Items listed in a dataset
****************************************

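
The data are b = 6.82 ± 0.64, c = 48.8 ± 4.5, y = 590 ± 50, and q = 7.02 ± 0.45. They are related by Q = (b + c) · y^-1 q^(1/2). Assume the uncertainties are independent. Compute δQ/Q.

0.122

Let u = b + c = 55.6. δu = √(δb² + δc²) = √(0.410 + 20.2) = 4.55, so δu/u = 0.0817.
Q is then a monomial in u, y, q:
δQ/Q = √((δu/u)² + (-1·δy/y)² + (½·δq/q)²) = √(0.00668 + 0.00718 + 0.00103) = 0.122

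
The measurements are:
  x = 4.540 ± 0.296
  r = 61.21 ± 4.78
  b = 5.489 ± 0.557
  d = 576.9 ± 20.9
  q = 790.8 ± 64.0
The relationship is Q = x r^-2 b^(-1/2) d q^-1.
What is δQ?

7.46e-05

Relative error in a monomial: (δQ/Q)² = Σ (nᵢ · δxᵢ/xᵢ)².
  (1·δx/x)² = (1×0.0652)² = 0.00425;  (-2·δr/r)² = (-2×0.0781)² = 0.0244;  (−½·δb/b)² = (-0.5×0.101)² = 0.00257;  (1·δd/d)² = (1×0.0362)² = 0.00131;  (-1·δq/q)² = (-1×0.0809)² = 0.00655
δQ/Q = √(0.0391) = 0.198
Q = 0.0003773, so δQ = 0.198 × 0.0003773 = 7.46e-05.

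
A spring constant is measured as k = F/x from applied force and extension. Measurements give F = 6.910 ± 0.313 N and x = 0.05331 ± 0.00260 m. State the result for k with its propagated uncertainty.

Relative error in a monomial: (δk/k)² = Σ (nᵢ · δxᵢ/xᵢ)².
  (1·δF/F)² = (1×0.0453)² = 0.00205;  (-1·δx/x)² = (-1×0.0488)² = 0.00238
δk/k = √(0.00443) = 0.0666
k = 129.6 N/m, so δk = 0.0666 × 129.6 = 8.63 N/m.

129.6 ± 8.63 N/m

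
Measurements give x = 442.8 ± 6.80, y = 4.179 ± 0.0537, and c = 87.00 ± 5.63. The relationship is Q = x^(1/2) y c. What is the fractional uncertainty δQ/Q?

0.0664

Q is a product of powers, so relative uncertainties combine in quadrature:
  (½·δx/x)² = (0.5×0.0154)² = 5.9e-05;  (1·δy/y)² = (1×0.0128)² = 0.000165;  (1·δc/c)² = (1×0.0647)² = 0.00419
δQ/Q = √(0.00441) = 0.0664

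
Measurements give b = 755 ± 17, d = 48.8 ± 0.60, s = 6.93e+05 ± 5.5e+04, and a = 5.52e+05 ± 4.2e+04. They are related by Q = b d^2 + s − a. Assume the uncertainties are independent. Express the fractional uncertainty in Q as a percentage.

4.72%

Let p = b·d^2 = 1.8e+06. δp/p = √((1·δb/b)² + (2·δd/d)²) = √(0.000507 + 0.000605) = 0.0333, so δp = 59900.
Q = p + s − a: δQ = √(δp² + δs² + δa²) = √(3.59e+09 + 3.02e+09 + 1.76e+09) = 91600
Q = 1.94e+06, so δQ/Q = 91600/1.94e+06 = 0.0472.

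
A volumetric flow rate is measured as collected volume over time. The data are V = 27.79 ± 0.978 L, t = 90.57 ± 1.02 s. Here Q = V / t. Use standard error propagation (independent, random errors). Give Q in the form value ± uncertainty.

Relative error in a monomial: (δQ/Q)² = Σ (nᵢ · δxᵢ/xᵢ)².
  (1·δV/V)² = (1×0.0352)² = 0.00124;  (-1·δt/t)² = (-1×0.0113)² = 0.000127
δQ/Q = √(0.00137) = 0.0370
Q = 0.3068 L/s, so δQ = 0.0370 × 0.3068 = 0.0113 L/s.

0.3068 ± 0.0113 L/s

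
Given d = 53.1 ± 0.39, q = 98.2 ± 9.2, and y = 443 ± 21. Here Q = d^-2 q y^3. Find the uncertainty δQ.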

****************************************

[Exercise goal]
Please restate each record exactly as it reads.

[Result for this exercise]
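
The data are b = 6.82 ± 0.64, c = 48.8 ± 4.5, y = 590 ± 50, and q = 7.02 ± 0.45. They are related by Q = (b + c) · y^-1 q^(1/2). Assume the uncertainties are independent. Compute δQ/Q.

0.122

Let u = b + c = 55.6. δu = √(δb² + δc²) = √(0.410 + 20.2) = 4.55, so δu/u = 0.0817.
Q is then a monomial in u, y, q:
δQ/Q = √((δu/u)² + (-1·δy/y)² + (½·δq/q)²) = √(0.00668 + 0.00718 + 0.00103) = 0.122

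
The measurements are:
  x = 4.540 ± 0.296
  r = 61.21 ± 4.78
  b = 5.489 ± 0.557
  d = 576.9 ± 20.9
  q = 790.8 ± 64.0
The relationship is Q = x r^-2 b^(-1/2) d q^-1.
What is δQ?

7.46e-05

Relative error in a monomial: (δQ/Q)² = Σ (nᵢ · δxᵢ/xᵢ)².
  (1·δx/x)² = (1×0.0652)² = 0.00425;  (-2·δr/r)² = (-2×0.0781)² = 0.0244;  (−½·δb/b)² = (-0.5×0.101)² = 0.00257;  (1·δd/d)² = (1×0.0362)² = 0.00131;  (-1·δq/q)² = (-1×0.0809)² = 0.00655
δQ/Q = √(0.0391) = 0.198
Q = 0.0003773, so δQ = 0.198 × 0.0003773 = 7.46e-05.

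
A spring constant is measured as k = F/x from applied force and extension. Measurements give F = 6.910 ± 0.313 N and x = 0.05331 ± 0.00260 m. State the result for k with its propagated uncertainty.

Relative error in a monomial: (δk/k)² = Σ (nᵢ · δxᵢ/xᵢ)².
  (1·δF/F)² = (1×0.0453)² = 0.00205;  (-1·δx/x)² = (-1×0.0488)² = 0.00238
δk/k = √(0.00443) = 0.0666
k = 129.6 N/m, so δk = 0.0666 × 129.6 = 8.63 N/m.

129.6 ± 8.63 N/m

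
Measurements give x = 442.8 ± 6.80, y = 4.179 ± 0.0537, and c = 87.00 ± 5.63. The relationship is Q = x^(1/2) y c. What is the fractional uncertainty δQ/Q?

0.0664

Q is a product of powers, so relative uncertainties combine in quadrature:
  (½·δx/x)² = (0.5×0.0154)² = 5.9e-05;  (1·δy/y)² = (1×0.0128)² = 0.000165;  (1·δc/c)² = (1×0.0647)² = 0.00419
δQ/Q = √(0.00441) = 0.0664

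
Measurements give b = 755 ± 17, d = 48.8 ± 0.60, s = 6.93e+05 ± 5.5e+04, and a = 5.52e+05 ± 4.2e+04. They are related by Q = b d^2 + s − a. Assume the uncertainties are independent. Express the fractional uncertainty in Q as a percentage.

4.72%

Let p = b·d^2 = 1.8e+06. δp/p = √((1·δb/b)² + (2·δd/d)²) = √(0.000507 + 0.000605) = 0.0333, so δp = 59900.
Q = p + s − a: δQ = √(δp² + δs² + δa²) = √(3.59e+09 + 3.02e+09 + 1.76e+09) = 91600
Q = 1.94e+06, so δQ/Q = 91600/1.94e+06 = 0.0472.

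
A volumetric flow rate is measured as collected volume over time. The data are V = 27.79 ± 0.978 L, t = 90.57 ± 1.02 s. Here Q = V / t. Use standard error propagation (independent, random errors). Give Q in the form value ± uncertainty.

Relative error in a monomial: (δQ/Q)² = Σ (nᵢ · δxᵢ/xᵢ)².
  (1·δV/V)² = (1×0.0352)² = 0.00124;  (-1·δt/t)² = (-1×0.0113)² = 0.000127
δQ/Q = √(0.00137) = 0.0370
Q = 0.3068 L/s, so δQ = 0.0370 × 0.3068 = 0.0113 L/s.

0.3068 ± 0.0113 L/s

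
Given d = 53.1 ± 0.39, q = 98.2 ± 9.2, and y = 443 ± 21. Here Q = d^-2 q y^3. Find the uncertainty δQ.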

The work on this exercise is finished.